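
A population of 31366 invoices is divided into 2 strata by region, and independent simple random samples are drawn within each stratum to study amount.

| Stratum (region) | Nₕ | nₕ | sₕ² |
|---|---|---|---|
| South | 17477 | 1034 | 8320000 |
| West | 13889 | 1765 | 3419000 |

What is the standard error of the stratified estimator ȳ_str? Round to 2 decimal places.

Var(ȳ_str) = Σₕ Wₕ²(1 − fₕ)sₕ²/nₕ with Wₕ = Nₕ/N, N = 31366.
South: Wₕ = 0.55719569; term = 0.55719569²·(1 − 0.05916347)·8320000/1034 = 2350.3495.
West: Wₕ = 0.44280431; term = 0.44280431²·(1 − 0.12707898)·3419000/1765 = 331.55304.
Sum = 2681.9025.
SE = √(2681.9025) = 51.79.

51.79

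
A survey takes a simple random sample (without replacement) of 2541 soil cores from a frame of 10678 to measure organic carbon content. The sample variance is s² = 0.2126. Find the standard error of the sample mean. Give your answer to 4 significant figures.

0.007985

Under SRS without replacement, Var(ȳ) = (1 − f)·s²/n with f = n/N = 2541/10678 = 0.23796591.
Var(ȳ) = (1 − 0.23796591)·0.2126/2541 = 0.76203409·8.3667847 × 10^-5 = 6.3757752 × 10^-5.
SE(ȳ) = √(6.3757752 × 10^-5) = 0.007985.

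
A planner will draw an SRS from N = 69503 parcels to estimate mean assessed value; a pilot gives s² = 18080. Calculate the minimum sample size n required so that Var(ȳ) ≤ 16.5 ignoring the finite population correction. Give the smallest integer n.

Without fpc, n₀ = s²/D = 18080/16.5 = 1095.7576.
Rounding up, n = 1096.

1096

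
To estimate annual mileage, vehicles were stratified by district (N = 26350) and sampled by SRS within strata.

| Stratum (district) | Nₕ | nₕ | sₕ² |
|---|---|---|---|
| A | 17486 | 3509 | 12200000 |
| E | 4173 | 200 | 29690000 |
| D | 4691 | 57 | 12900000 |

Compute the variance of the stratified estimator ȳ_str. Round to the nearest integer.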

What is required:
Please output the entries above, every line exactly as it reads.

Result for this task:
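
A population of 31366 invoices is divided into 2 strata by region, and independent simple random samples are drawn within each stratum to study amount.

| Stratum (region) | Nₕ | nₕ | sₕ² |
|---|---|---|---|
| South | 17477 | 1034 | 8320000 |
| West | 13889 | 1765 | 3419000 |

What is the standard error of the stratified estimator ȳ_str? Round to 2 decimal places.

Var(ȳ_str) = Σₕ Wₕ²(1 − fₕ)sₕ²/nₕ with Wₕ = Nₕ/N, N = 31366.
South: Wₕ = 0.55719569; term = 0.55719569²·(1 − 0.05916347)·8320000/1034 = 2350.3495.
West: Wₕ = 0.44280431; term = 0.44280431²·(1 − 0.12707898)·3419000/1765 = 331.55304.
Sum = 2681.9025.
SE = √(2681.9025) = 51.79.

51.79

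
A survey takes a simple random sample (without replacement) of 2541 soil cores from a frame of 10678 to measure organic carbon content. The sample variance is s² = 0.2126. Find the standard error of the sample mean. Give your answer to 4 significant figures.

0.007985

Under SRS without replacement, Var(ȳ) = (1 − f)·s²/n with f = n/N = 2541/10678 = 0.23796591.
Var(ȳ) = (1 − 0.23796591)·0.2126/2541 = 0.76203409·8.3667847 × 10^-5 = 6.3757752 × 10^-5.
SE(ȳ) = √(6.3757752 × 10^-5) = 0.007985.

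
A planner will draw an SRS from N = 69503 parcels to estimate mean assessed value; a pilot gives s² = 18080. Calculate the minimum sample size n required so that Var(ȳ) ≤ 16.5 ignoring the finite population correction. Give the smallest integer n.

Without fpc, n₀ = s²/D = 18080/16.5 = 1095.7576.
Rounding up, n = 1096.

1096

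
To estimate annual mileage, vehicles were stratified by district (N = 26350) and sampled by SRS within strata.

| Stratum (district) | Nₕ | nₕ | sₕ² |
|---|---|---|---|
| A | 17486 | 3509 | 12200000 |
| E | 4173 | 200 | 29690000 |
| D | 4691 | 57 | 12900000 |

Compute the variance of the stratified estimator ȳ_str. Round to the nearest integer.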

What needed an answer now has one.